*TASK INSTRUCTIONS*: Retype, character for character, the line containing "A ranger leaves" along with each line after it through the end of the data, and only those.

=====

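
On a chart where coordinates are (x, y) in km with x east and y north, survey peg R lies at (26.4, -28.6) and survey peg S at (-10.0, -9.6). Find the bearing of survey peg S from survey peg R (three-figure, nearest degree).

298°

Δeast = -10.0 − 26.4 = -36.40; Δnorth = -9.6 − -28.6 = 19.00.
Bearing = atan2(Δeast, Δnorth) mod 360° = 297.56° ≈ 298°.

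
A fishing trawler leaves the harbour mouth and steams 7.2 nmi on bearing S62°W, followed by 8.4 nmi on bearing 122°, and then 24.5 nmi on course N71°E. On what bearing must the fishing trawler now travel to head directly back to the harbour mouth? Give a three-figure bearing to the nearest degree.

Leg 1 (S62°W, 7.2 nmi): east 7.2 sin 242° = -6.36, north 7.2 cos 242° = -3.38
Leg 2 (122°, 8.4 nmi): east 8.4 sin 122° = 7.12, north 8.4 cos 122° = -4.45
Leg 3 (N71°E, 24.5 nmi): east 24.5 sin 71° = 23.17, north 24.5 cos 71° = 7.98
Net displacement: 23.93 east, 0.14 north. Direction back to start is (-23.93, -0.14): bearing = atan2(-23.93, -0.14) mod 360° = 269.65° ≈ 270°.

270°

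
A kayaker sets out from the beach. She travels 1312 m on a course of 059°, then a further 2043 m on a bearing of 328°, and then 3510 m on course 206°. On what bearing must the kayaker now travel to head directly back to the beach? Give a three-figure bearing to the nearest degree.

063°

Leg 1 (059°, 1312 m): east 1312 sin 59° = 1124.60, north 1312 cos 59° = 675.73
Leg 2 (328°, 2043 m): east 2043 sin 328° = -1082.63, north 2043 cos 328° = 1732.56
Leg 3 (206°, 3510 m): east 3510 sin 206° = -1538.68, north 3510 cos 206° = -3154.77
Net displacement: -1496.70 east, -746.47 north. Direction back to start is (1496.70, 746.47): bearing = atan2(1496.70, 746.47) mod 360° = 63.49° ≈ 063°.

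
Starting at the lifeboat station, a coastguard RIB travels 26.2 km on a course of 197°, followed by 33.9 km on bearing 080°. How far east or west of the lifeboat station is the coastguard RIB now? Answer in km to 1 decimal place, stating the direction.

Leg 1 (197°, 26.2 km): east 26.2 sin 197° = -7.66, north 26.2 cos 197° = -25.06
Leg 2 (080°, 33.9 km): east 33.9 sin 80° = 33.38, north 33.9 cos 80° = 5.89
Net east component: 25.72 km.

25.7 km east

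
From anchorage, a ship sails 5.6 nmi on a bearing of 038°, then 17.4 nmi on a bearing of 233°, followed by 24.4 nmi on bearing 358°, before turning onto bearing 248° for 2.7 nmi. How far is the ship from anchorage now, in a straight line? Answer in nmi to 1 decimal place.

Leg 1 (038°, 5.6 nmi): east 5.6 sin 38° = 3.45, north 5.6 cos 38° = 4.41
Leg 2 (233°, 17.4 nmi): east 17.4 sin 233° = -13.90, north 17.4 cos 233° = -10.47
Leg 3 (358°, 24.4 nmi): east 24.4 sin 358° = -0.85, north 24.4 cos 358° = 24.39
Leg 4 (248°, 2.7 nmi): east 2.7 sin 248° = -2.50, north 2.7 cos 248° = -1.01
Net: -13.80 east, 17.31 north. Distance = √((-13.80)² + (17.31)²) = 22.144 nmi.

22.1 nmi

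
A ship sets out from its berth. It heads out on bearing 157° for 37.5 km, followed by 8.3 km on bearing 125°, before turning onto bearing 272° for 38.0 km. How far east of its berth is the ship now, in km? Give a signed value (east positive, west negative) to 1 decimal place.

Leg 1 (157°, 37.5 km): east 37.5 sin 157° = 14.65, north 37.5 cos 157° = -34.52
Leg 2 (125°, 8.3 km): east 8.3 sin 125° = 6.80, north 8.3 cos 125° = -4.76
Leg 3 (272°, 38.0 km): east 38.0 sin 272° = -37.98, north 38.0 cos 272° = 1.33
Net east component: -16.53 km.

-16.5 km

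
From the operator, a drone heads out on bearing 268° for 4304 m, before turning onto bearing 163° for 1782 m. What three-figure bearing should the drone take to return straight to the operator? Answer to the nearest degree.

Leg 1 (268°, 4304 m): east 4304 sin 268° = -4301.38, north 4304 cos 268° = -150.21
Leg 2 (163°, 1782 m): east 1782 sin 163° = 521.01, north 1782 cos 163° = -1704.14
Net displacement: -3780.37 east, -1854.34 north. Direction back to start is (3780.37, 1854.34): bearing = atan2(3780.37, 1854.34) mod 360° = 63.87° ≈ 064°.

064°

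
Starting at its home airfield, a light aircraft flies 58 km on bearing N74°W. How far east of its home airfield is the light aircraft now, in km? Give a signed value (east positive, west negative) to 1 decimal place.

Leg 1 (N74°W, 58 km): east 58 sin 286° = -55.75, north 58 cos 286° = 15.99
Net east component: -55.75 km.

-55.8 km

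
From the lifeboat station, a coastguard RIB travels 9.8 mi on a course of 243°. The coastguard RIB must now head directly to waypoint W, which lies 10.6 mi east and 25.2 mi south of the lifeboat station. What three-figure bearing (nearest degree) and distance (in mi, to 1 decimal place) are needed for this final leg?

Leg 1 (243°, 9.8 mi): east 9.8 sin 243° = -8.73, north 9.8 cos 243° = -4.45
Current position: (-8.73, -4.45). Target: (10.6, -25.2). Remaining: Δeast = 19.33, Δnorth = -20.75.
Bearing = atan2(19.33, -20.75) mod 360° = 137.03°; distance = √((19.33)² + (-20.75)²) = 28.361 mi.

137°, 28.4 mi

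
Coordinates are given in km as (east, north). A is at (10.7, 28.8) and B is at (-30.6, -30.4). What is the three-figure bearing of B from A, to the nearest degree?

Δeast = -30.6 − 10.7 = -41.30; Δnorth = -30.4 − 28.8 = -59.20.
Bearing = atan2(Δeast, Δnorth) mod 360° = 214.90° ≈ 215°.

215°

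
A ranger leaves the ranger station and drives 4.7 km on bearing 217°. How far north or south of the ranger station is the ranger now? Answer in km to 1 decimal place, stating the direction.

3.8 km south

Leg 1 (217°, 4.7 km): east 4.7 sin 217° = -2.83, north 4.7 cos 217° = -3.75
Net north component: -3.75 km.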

=====

*TASK RESPONSE*:
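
A ranger leaves the ranger station and drives 4.7 km on bearing 217°. How far north or south of the ranger station is the ranger now? Answer in km to 1 decimal place, stating the direction.

3.8 km south

Leg 1 (217°, 4.7 km): east 4.7 sin 217° = -2.83, north 4.7 cos 217° = -3.75
Net north component: -3.75 km.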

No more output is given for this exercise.